Provided records
################

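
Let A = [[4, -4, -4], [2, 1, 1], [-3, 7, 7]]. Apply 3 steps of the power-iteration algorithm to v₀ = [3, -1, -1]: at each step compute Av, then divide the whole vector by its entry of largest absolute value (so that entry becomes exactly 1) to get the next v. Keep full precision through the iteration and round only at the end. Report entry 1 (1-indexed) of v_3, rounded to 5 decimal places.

Av0 = (20.000000, 4.000000, -23.000000); divide by -23.000000 → v1 = (-0.869565, -0.173913, 1.000000)
Av1 = (-6.782609, -0.913043, 8.391304); divide by 8.391304 → v2 = (-0.808290, -0.108808, 1.000000)
Av2 = (-6.797927, -0.725389, 8.663212); divide by 8.663212 → v3 = (-0.784689, -0.083732, 1.000000)
Requested entry of v3: 1312/-1672 = -0.78469

-0.78469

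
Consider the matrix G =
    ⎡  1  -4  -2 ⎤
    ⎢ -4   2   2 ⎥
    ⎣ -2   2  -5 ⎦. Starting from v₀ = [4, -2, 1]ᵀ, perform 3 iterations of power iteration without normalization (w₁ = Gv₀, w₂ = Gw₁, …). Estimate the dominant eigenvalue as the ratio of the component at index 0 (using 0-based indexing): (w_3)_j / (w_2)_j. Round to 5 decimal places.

w1 = Gv₀ = (10, -18, -17)
w2 = Gw1 = (116, -110, 29)
w3 = Gw2 = (498, -626, -597)
Ratio at component: 498 / 116 = 4.29310

4.29310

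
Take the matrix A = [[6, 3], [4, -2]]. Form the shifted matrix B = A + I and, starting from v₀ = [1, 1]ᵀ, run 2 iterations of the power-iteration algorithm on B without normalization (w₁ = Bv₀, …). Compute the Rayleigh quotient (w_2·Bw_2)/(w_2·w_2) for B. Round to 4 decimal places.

8.2495

B = A + I has rows (7, 3); (4, -1)
w1 = Bv₀ = (10, 3)
w2 = Bw1 = (79, 37)
Bw2 = (664, 279)
w2·Bw2 = 62779; w2·w2 = 7610; μ ≈ 62779/7610 = 8.2495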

################

Beginning from the line that contains "Consider the matrix", give each line again exactly, through the final line of the records.

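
Consider the matrix G =
    ⎡  1  -4  -2 ⎤
    ⎢ -4   2   2 ⎥
    ⎣ -2   2  -5 ⎦. Starting from v₀ = [4, -2, 1]ᵀ, perform 3 iterations of power iteration without normalization (w₁ = Gv₀, w₂ = Gw₁, …). Estimate the dominant eigenvalue as the ratio of the component at index 0 (using 0-based indexing): (w_3)_j / (w_2)_j. Round to 5 decimal places.

w1 = Gv₀ = (10, -18, -17)
w2 = Gw1 = (116, -110, 29)
w3 = Gw2 = (498, -626, -597)
Ratio at component: 498 / 116 = 4.29310

4.29310

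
Take the matrix A = [[6, 3], [4, -2]]. Form the shifted matrix B = A + I and, starting from v₀ = [1, 1]ᵀ, run 2 iterations of the power-iteration algorithm on B without normalization (w₁ = Bv₀, …). Compute the Rayleigh quotient (w_2·Bw_2)/(w_2·w_2) for B. Round to 4 decimal places.

8.2495

B = A + I has rows (7, 3); (4, -1)
w1 = Bv₀ = (10, 3)
w2 = Bw1 = (79, 37)
Bw2 = (664, 279)
w2·Bw2 = 62779; w2·w2 = 7610; μ ≈ 62779/7610 = 8.2495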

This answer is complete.